What to produce: Find all lines with the word "merit" in the material, then copy them.
Supplied records: Begin
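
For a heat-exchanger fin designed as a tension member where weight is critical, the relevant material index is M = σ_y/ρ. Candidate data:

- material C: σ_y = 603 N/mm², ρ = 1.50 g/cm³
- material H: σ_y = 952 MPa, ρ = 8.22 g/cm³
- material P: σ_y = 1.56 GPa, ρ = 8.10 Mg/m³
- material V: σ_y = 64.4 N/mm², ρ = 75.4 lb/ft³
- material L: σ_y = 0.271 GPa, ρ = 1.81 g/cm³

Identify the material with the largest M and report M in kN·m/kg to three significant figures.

After converting to SI:
  material C: σ_y = 603.0 MPa, ρ = 1500 kg/m³
  material H: σ_y = 952.0 MPa, ρ = 8220 kg/m³
  material P: σ_y = 1560 MPa, ρ = 8100 kg/m³
  material V: σ_y = 64.40 MPa, ρ = 1208 kg/m³
  material L: σ_y = 271.0 MPa, ρ = 1810 kg/m³
  material C: M = 402 kN·m/kg
  material P: M = 193 kN·m/kg
  material L: M = 150 kN·m/kg
  material H: M = 116 kN·m/kg
  material V: M = 53.3 kN·m/kg
The maximum is for material C.

material C, M = 402 kN·m/kg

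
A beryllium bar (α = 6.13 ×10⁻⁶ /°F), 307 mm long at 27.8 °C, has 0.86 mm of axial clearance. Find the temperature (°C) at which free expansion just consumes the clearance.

282 °C

α = 6.13×10⁻⁶/°F × 9/5 = 11.0×10⁻⁶/K.
α·L₀·ΔT = 0.86 mm ⇒ ΔT = 0.86 / (11.0×10⁻⁶ × 307.0) = 253.9 K.
T = 27.8 + 253.9 = 281.7 °C.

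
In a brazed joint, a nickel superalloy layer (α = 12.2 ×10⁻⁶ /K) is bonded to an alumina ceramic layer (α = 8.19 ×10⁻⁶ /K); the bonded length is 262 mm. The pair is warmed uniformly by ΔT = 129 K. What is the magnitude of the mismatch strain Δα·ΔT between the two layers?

5.17×10⁻⁴

Δα = |12.2 − 8.19|×10⁻⁶/K = 4.01×10⁻⁶/K.
Mismatch strain = Δα·ΔT = 4.01×10⁻⁶ × 129.0 = 5.17×10⁻⁴.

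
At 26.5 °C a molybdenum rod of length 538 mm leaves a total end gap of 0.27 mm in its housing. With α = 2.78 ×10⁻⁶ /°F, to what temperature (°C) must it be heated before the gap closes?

α = 2.78×10⁻⁶/°F × 9/5 = 5.00×10⁻⁶/K.
α·L₀·ΔT = 0.27 mm ⇒ ΔT = 0.27 / (5.00×10⁻⁶ × 538.0) = 100.3 K.
T = 26.5 + 100.3 = 126.8 °C.

127 °C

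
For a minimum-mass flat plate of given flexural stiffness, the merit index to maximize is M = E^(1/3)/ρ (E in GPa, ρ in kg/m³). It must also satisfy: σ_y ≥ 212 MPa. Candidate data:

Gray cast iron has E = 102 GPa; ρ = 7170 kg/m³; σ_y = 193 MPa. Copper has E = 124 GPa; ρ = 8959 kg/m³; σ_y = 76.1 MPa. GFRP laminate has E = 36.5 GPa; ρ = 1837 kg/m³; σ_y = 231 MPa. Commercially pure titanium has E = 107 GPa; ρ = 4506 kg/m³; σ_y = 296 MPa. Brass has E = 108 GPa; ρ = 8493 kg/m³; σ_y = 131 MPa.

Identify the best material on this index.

Screen on constraints: σ_y ≥ 212 MPa. Survivors: GFRP laminate, commercially pure titanium.
Evaluate M for each candidate:
  GFRP laminate: M = 1.81×10⁻³
  commercially pure titanium: M = 1.05×10⁻³
GFRP laminate ranks first.

GFRP laminate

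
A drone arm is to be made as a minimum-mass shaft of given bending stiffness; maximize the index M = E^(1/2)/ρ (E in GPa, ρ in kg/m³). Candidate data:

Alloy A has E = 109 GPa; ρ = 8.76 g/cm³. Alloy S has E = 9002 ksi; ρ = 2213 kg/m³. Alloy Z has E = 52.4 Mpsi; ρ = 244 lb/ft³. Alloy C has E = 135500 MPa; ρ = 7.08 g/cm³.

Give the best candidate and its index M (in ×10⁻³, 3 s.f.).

After converting to SI:
  alloy A: E = 109.0 GPa, ρ = 8760 kg/m³
  alloy S: E = 62.07 GPa, ρ = 2213 kg/m³
  alloy Z: E = 361.3 GPa, ρ = 3909 kg/m³
  alloy C: E = 135.5 GPa, ρ = 7080 kg/m³
  alloy Z: M = 4.86×10⁻³
  alloy S: M = 3.56×10⁻³
  alloy C: M = 1.64×10⁻³
  alloy A: M = 1.19×10⁻³
Alloy Z ranks first.

alloy Z, M = 4.86×10⁻³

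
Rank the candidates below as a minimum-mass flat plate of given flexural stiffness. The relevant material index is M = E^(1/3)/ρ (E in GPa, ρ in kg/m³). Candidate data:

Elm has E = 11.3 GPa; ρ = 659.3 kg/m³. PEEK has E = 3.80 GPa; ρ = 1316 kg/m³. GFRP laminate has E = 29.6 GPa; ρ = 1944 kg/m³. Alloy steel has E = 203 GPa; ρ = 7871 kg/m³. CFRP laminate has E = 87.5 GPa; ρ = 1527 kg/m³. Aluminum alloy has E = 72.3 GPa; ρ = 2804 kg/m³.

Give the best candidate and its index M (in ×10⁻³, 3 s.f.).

elm, M = 3.40×10⁻³

Per-candidate index values:
  elm: M = 3.40×10⁻³
  CFRP laminate: M = 2.91×10⁻³
  GFRP laminate: M = 1.59×10⁻³
  aluminum alloy: M = 1.49×10⁻³
  PEEK: M = 1.19×10⁻³
  alloy steel: M = 0.747×10⁻³
Elm ranks first.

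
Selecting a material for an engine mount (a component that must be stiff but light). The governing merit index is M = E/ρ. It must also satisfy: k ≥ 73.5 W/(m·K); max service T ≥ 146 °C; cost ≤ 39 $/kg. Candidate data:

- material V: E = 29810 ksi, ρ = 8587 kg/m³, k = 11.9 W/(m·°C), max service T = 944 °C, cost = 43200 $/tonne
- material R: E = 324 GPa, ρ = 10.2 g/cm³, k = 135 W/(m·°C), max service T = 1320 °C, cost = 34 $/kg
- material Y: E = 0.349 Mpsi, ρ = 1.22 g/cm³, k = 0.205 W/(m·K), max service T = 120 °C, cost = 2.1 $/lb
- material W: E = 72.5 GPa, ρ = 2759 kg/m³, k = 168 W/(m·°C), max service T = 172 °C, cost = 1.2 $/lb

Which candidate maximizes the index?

Screen on constraints: k ≥ 73.5 W/(m·K); max service T ≥ 146 °C; cost ≤ 39 $/kg. Survivors: material R, material W.
After converting to SI:
  material R: E = 324.0 GPa, ρ = 10200 kg/m³
  material W: E = 72.50 GPa, ρ = 2759 kg/m³
  material R: M = 31.8 MN·m/kg
  material W: M = 26.3 MN·m/kg
Material R ranks first.

material R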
Supplied records: End
Problem solution:
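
For a minimum-mass flat plate of given flexural stiffness, the merit index to maximize is M = E^(1/3)/ρ (E in GPa, ρ in kg/m³). It must also satisfy: σ_y ≥ 212 MPa. Candidate data:
Selecting a material for an engine mount (a component that must be stiff but light). The governing merit index is M = E/ρ. It must also satisfy: k ≥ 73.5 W/(m·K); max service T ≥ 146 °C; cost ≤ 39 $/kg. Candidate data: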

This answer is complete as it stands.